[Stored data]
========================================

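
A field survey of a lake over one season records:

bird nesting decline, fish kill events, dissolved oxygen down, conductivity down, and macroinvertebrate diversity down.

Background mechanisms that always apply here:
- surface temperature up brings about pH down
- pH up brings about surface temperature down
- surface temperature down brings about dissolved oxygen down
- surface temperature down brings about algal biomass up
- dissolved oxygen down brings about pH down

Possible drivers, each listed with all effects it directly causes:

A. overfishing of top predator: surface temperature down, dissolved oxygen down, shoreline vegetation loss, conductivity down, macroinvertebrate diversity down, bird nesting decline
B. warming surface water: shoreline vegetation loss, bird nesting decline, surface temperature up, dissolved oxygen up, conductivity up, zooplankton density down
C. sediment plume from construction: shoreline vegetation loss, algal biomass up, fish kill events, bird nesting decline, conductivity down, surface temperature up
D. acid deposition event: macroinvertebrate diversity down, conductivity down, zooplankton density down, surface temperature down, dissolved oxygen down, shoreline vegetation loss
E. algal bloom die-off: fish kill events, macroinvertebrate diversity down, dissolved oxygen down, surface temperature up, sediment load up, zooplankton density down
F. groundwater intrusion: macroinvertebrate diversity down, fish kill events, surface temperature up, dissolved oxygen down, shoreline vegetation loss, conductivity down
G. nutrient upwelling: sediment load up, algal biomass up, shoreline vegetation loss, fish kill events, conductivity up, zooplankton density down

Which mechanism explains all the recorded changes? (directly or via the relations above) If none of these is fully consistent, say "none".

none

For each candidate, compare predicted effects to what was observed:
(A) overfishing of top predator — bird nesting decline yes; fish kill events NO; dissolved oxygen down yes; conductivity down yes; macroinvertebrate diversity down yes
(B) warming surface water — bird nesting decline yes; fish kill events NO; dissolved oxygen down NO; conductivity down NO; macroinvertebrate diversity down NO
(C) sediment plume from construction — bird nesting decline yes; fish kill events yes; dissolved oxygen down NO; conductivity down yes; macroinvertebrate diversity down NO
(D) acid deposition event — bird nesting decline NO; fish kill events NO; dissolved oxygen down yes; conductivity down yes; macroinvertebrate diversity down yes
(E) algal bloom die-off — does not account for bird nesting decline, conductivity down
(F) groundwater intrusion — bird nesting decline NO; fish kill events yes; dissolved oxygen down yes; conductivity down yes; macroinvertebrate diversity down yes
(G) nutrient upwelling — fails on bird nesting decline, dissolved oxygen down, conductivity down, macroinvertebrate diversity down (predicts conductivity up, not conductivity down)
No candidate is consistent with all observations.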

========================================

== ASSIGNED TASK ==
All lines above containing the string "about" are to be collected.

== RESULT OF THE TASK ==
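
- surface temperature up brings about pH down
- pH up brings about surface temperature down
- surface temperature down brings about dissolved oxygen down
- surface temperature down brings about algal biomass up
- dissolved oxygen down brings about pH down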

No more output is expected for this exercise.